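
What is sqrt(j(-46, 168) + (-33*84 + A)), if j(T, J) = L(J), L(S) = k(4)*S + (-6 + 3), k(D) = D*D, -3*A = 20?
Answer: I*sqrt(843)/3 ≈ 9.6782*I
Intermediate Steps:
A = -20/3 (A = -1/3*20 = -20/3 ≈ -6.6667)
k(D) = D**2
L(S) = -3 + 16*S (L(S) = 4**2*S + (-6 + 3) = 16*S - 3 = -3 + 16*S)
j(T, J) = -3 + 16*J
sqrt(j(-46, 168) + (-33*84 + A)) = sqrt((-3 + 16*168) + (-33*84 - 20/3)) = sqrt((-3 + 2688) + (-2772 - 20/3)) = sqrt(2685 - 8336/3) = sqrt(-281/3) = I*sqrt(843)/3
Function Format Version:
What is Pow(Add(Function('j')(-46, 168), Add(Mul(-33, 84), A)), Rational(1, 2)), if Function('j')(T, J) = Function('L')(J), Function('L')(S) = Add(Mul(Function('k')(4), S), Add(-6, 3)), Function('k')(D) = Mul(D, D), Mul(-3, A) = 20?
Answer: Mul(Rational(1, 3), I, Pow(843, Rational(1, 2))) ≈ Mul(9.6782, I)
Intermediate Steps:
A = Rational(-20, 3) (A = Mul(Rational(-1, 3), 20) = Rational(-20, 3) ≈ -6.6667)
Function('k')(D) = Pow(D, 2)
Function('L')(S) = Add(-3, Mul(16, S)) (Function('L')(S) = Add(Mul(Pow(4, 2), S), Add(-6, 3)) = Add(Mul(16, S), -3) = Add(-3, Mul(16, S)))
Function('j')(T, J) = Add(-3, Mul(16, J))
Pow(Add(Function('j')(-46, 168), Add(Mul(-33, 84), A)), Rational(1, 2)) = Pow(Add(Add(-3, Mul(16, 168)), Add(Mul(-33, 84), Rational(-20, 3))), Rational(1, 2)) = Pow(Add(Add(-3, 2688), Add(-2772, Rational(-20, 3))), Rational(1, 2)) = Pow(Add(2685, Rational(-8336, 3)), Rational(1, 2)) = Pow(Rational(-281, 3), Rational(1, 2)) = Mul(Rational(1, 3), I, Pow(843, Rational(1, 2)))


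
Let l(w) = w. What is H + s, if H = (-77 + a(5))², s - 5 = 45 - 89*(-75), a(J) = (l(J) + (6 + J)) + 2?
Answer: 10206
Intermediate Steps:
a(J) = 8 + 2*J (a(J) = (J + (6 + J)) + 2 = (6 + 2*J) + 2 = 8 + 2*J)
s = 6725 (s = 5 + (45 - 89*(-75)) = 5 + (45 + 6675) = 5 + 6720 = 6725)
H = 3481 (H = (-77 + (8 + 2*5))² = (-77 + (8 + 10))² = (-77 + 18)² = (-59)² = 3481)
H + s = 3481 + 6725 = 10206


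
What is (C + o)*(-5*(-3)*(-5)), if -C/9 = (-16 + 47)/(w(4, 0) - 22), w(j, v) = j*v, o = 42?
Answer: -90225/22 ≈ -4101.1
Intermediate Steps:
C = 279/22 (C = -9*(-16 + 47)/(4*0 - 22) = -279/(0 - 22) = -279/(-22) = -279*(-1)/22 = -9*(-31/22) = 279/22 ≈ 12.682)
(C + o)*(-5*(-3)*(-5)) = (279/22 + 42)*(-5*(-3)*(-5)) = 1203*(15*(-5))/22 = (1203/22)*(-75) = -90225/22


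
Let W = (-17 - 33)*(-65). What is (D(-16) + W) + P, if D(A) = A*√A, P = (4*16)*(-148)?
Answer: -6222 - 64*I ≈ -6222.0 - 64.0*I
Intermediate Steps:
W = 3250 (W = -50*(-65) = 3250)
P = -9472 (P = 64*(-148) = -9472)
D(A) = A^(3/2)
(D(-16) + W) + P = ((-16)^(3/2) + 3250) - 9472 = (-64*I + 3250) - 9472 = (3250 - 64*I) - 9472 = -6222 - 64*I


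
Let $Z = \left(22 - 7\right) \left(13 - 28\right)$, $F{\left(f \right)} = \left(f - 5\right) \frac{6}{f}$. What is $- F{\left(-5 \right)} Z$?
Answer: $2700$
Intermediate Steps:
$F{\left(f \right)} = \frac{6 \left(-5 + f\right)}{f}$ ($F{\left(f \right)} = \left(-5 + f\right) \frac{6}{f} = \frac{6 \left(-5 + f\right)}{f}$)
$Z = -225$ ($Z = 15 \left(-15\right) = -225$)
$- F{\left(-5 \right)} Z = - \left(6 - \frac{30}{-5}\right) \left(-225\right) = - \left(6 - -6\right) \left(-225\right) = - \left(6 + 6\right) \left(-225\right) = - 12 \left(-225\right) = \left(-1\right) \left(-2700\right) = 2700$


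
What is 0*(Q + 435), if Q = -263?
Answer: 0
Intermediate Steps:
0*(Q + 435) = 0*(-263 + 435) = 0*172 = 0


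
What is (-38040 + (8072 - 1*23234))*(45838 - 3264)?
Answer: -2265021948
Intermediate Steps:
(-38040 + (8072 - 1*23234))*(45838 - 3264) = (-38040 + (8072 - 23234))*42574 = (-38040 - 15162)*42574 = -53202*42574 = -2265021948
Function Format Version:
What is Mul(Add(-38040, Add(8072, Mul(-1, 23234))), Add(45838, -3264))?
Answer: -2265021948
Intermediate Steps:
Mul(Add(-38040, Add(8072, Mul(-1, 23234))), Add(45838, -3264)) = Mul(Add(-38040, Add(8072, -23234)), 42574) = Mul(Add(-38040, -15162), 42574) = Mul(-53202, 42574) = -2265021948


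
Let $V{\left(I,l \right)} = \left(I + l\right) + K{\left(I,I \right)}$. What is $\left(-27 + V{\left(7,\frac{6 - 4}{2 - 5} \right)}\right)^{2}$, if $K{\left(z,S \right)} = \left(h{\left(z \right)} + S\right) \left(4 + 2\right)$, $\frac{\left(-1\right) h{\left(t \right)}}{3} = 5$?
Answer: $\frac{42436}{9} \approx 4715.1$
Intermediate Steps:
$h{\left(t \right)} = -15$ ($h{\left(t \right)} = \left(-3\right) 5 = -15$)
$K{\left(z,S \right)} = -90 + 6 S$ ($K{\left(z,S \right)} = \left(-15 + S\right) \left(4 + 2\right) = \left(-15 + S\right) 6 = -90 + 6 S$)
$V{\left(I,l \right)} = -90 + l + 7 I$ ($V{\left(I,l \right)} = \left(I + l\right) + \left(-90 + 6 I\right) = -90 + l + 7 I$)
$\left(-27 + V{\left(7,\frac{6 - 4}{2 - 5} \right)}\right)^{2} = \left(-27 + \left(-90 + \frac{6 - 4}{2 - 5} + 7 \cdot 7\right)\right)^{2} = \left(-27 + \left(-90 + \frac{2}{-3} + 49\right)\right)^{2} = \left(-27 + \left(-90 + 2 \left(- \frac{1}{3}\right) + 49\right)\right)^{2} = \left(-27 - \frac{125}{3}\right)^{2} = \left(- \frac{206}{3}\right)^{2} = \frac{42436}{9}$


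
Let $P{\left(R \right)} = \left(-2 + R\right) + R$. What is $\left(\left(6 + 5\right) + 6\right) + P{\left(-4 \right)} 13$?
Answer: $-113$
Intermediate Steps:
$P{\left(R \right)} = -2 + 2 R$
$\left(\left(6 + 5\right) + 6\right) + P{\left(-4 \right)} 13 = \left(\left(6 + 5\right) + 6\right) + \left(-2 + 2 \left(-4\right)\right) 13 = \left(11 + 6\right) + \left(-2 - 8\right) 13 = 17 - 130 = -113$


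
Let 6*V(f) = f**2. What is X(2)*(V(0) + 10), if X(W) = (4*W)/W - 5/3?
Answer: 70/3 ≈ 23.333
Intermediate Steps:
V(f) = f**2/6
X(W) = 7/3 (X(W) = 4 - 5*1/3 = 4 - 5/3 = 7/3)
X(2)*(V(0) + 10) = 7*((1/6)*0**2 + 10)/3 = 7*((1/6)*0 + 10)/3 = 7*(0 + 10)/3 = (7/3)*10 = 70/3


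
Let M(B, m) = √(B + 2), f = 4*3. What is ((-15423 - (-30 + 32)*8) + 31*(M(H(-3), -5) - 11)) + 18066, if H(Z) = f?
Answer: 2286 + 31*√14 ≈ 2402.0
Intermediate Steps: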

───

Nothing should be returned except the lines from the first line of the data above through the line with "Answer: I*sqrt(843)/3 ≈ 9.6782*I", each one exact.

## Finished exercise
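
What is sqrt(j(-46, 168) + (-33*84 + A)), if j(T, J) = L(J), L(S) = k(4)*S + (-6 + 3), k(D) = D*D, -3*A = 20?
Answer: I*sqrt(843)/3 ≈ 9.6782*I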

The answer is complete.